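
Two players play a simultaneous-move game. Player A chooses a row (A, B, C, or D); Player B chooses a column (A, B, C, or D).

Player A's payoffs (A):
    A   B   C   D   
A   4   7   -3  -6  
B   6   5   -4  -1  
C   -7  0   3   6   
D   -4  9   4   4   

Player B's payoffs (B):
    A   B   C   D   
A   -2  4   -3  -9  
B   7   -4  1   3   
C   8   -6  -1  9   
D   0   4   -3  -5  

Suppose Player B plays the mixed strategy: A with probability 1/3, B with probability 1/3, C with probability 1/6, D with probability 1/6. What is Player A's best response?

Player A's best reply maximizes expected payoff against the mix.
A: (1/3)·4 + (1/3)·7 + (1/6)·(-3) + (1/6)·(-6) = 13/6
B: (1/3)·6 + (1/3)·5 + (1/6)·(-4) + (1/6)·(-1) = 17/6
C: (1/3)·(-7) + (1/3)·0 + (1/6)·3 + (1/6)·6 = -5/6
D: (1/3)·(-4) + (1/3)·9 + (1/6)·4 + (1/6)·4 = 3
Highest expected payoff is 3, from D.

D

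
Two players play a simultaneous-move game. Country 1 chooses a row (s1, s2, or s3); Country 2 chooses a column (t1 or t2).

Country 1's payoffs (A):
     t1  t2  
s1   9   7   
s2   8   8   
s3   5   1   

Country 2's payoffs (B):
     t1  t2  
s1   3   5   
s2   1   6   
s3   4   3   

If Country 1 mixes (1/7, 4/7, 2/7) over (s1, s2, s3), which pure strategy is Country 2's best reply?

Compute Country 2's expected payoff from each pure strategy against the given mix.
t1: (1/7)·3 + (4/7)·1 + (2/7)·4 = 15/7
t2: (1/7)·5 + (4/7)·6 + (2/7)·3 = 5
Highest expected payoff is 5, from t2.

t2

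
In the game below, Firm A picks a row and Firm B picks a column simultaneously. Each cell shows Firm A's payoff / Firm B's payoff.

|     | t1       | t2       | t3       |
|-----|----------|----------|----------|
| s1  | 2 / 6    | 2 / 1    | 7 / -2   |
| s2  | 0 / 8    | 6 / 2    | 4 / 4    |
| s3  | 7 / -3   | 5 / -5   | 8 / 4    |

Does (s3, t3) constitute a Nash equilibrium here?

Holding Firm B at t3: Firm A gets 8 from s3, versus 7 from s1, 4 from s2. No profitable deviation for Firm A.
Holding Firm A at s3: Firm B gets 4 from t3, versus -3 from t1, -5 from t2. No profitable deviation for Firm B either.

Yes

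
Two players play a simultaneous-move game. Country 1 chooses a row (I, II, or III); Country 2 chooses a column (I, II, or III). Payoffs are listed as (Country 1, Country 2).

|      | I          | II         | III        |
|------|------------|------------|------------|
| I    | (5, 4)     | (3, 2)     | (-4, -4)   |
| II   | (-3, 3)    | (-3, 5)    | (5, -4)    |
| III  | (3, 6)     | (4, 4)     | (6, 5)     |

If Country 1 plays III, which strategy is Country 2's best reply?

I

With Country 1 fixed at III, Country 2's payoffs are: I → 6, II → 4, III → 5.
The maximum is 6, achieved by I.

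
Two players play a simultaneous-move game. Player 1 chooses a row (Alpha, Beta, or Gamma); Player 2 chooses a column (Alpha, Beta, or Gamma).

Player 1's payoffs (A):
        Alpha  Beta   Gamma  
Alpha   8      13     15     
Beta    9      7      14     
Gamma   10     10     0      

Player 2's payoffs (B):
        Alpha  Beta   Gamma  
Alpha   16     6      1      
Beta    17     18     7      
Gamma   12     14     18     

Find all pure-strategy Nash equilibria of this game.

No pure-strategy Nash equilibrium

Find each player's best response to every opponent strategy; NE are the intersections.
Player 1's best responses — vs Alpha: Gamma (payoff 10); vs Beta: Alpha (payoff 13); vs Gamma: Alpha (payoff 15).
Player 2's best responses — vs Alpha: Alpha (payoff 16); vs Beta: Beta (payoff 18); vs Gamma: Gamma (payoff 18).
No cell has both players best-responding. For instance, Player 1's best reply to Alpha is Gamma, but against Gamma Player 2 prefers Gamma over Alpha.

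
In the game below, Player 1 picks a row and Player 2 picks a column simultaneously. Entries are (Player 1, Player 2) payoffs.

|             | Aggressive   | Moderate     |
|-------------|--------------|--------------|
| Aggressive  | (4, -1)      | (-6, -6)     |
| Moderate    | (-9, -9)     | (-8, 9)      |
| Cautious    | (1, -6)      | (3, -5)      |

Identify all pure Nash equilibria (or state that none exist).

A profile is a Nash equilibrium when each player is best-responding to the other.
Player 1's best responses — vs Aggressive: Aggressive (payoff 4); vs Moderate: Cautious (payoff 3).
Player 2's best responses — vs Aggressive: Aggressive (payoff -1); vs Moderate: Moderate (payoff 9); vs Cautious: Moderate (payoff -5).
Mutual best responses occur at (Aggressive, Aggressive) and (Cautious, Moderate); at each, neither player gains by switching.

(Aggressive, Aggressive) and (Cautious, Moderate)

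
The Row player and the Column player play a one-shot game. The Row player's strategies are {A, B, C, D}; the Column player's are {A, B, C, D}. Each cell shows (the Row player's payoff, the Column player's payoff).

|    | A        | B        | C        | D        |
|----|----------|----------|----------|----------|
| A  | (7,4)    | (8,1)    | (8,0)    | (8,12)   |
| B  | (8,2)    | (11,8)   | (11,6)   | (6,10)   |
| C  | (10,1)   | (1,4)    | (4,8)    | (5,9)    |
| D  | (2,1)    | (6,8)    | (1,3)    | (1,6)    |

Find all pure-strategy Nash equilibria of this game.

A profile is a Nash equilibrium when each player is best-responding to the other.
The Row player's best responses — vs A: C (payoff 10); vs B: B (payoff 11); vs C: B (payoff 11); vs D: A (payoff 8).
The Column player's best responses — vs A: D (payoff 12); vs B: D (payoff 10); vs C: D (payoff 9); vs D: B (payoff 8).
The only mutual best response is (A, D); neither player gains by switching there.

(A, D)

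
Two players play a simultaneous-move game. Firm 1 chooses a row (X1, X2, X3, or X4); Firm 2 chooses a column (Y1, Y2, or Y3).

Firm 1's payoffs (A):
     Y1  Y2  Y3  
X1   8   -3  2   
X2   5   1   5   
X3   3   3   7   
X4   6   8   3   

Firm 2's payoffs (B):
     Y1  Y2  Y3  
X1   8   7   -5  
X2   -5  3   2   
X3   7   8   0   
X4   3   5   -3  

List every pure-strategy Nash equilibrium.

A profile is a Nash equilibrium when each player is best-responding to the other.
Firm 1's best responses — vs Y1: X1 (payoff 8); vs Y2: X4 (payoff 8); vs Y3: X3 (payoff 7).
Firm 2's best responses — vs X1: Y1 (payoff 8); vs X2: Y2 (payoff 3); vs X3: Y2 (payoff 8); vs X4: Y2 (payoff 5).
Mutual best responses occur at (X1, Y1) and (X4, Y2); at each, neither player gains by switching.

(X1, Y1) and (X4, Y2)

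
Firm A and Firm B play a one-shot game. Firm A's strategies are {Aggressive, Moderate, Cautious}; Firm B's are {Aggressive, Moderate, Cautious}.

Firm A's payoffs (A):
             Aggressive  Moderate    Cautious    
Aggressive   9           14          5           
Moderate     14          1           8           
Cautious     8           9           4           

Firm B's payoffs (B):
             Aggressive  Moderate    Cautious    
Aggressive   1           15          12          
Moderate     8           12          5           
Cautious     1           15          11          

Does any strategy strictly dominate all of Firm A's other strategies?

None

Check whether one of Firm A's strategies beats all alternatives regardless of what the opponent does.
Aggressive is not dominant: against Aggressive, Moderate gives 14 > 9.
Moderate is not dominant: against Moderate, Aggressive gives 14 > 1.
Cautious is not dominant: against Aggressive, Aggressive gives 9 > 8.
No single strategy is best against every opponent action.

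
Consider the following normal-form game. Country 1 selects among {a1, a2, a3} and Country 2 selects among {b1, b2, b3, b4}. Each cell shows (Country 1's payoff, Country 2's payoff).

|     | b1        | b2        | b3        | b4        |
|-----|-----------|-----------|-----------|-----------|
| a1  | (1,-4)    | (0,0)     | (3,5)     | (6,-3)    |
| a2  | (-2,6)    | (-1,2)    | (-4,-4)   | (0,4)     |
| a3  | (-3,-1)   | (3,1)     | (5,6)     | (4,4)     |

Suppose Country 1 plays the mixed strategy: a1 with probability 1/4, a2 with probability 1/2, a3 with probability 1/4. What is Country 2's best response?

Compute Country 2's expected payoff from each pure strategy against the given mix.
b1: (1/4)·(-4) + (1/2)·6 + (1/4)·(-1) = 7/4
b2: (1/4)·0 + (1/2)·2 + (1/4)·1 = 5/4
b3: (1/4)·5 + (1/2)·(-4) + (1/4)·6 = 3/4
b4: (1/4)·(-3) + (1/2)·4 + (1/4)·4 = 9/4
Highest expected payoff is 9/4, from b4.

b4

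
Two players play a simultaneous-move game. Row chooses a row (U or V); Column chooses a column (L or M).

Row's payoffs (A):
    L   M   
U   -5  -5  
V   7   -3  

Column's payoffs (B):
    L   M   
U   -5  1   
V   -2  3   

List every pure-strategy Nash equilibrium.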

Work to complete:
State how many lines of the records above contain "shows", with no words besides the number.

Solution:
3